_RECORDED DATA_.
━━━
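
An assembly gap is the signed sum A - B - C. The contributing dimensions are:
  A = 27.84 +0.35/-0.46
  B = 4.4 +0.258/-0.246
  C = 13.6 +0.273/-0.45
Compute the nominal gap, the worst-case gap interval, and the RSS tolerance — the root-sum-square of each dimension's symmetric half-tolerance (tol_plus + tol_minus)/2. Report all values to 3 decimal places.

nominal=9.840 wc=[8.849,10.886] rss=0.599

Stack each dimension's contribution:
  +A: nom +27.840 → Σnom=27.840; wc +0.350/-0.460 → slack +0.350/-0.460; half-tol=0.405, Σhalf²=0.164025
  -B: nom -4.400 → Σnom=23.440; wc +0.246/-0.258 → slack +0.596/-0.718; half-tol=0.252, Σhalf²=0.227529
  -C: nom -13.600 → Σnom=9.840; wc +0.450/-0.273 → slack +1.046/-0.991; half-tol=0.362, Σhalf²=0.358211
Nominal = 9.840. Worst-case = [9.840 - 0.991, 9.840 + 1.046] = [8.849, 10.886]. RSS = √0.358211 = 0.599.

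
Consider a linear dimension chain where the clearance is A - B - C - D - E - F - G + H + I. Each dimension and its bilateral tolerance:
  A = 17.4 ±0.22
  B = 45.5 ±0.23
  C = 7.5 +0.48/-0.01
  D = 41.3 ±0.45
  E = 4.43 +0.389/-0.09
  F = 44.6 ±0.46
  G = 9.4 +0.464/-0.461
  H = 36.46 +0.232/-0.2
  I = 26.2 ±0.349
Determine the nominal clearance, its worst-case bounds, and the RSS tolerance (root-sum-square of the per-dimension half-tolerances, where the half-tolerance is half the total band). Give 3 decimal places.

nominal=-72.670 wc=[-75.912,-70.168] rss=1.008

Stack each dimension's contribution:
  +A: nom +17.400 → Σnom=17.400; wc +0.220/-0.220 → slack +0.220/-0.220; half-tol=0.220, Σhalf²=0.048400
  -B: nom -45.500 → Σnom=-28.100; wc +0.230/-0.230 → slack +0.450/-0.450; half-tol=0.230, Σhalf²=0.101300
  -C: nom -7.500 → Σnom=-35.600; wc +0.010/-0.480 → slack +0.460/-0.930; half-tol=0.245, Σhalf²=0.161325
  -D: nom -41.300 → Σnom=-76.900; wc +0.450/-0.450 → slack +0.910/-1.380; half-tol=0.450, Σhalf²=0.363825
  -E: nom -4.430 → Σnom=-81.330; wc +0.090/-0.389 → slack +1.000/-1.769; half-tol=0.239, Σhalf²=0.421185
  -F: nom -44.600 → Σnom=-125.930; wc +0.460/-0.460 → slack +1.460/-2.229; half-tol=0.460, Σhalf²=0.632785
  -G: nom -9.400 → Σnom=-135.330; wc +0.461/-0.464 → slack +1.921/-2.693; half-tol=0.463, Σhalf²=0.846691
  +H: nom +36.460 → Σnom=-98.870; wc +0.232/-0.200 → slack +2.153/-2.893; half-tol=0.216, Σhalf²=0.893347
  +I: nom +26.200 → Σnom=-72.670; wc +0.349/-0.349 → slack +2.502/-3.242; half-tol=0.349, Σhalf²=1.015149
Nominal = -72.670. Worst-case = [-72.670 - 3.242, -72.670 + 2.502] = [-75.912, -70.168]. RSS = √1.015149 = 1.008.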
━━━
_THE TASK_.
Word for word, copy the line containing "B = 45.5 ±0.23" and each line after it to the end of the records, and nothing besides.

_WRITTEN REPLY_.
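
  B = 45.5 ±0.23
  C = 7.5 +0.48/-0.01
  D = 41.3 ±0.45
  E = 4.43 +0.389/-0.09
  F = 44.6 ±0.46
  G = 9.4 +0.464/-0.461
  H = 36.46 +0.232/-0.2
  I = 26.2 ±0.349
Determine the nominal clearance, its worst-case bounds, and the RSS tolerance (root-sum-square of the per-dimension half-tolerances, where the half-tolerance is half the total band). Give 3 decimal places.

nominal=-72.670 wc=[-75.912,-70.168] rss=1.008

Stack each dimension's contribution:
  +A: nom +17.400 → Σnom=17.400; wc +0.220/-0.220 → slack +0.220/-0.220; half-tol=0.220, Σhalf²=0.048400
  -B: nom -45.500 → Σnom=-28.100; wc +0.230/-0.230 → slack +0.450/-0.450; half-tol=0.230, Σhalf²=0.101300
  -C: nom -7.500 → Σnom=-35.600; wc +0.010/-0.480 → slack +0.460/-0.930; half-tol=0.245, Σhalf²=0.161325
  -D: nom -41.300 → Σnom=-76.900; wc +0.450/-0.450 → slack +0.910/-1.380; half-tol=0.450, Σhalf²=0.363825
  -E: nom -4.430 → Σnom=-81.330; wc +0.090/-0.389 → slack +1.000/-1.769; half-tol=0.239, Σhalf²=0.421185
  -F: nom -44.600 → Σnom=-125.930; wc +0.460/-0.460 → slack +1.460/-2.229; half-tol=0.460, Σhalf²=0.632785
  -G: nom -9.400 → Σnom=-135.330; wc +0.461/-0.464 → slack +1.921/-2.693; half-tol=0.463, Σhalf²=0.846691
  +H: nom +36.460 → Σnom=-98.870; wc +0.232/-0.200 → slack +2.153/-2.893; half-tol=0.216, Σhalf²=0.893347
  +I: nom +26.200 → Σnom=-72.670; wc +0.349/-0.349 → slack +2.502/-3.242; half-tol=0.349, Σhalf²=1.015149
Nominal = -72.670. Worst-case = [-72.670 - 3.242, -72.670 + 2.502] = [-75.912, -70.168]. RSS = √1.015149 = 1.008.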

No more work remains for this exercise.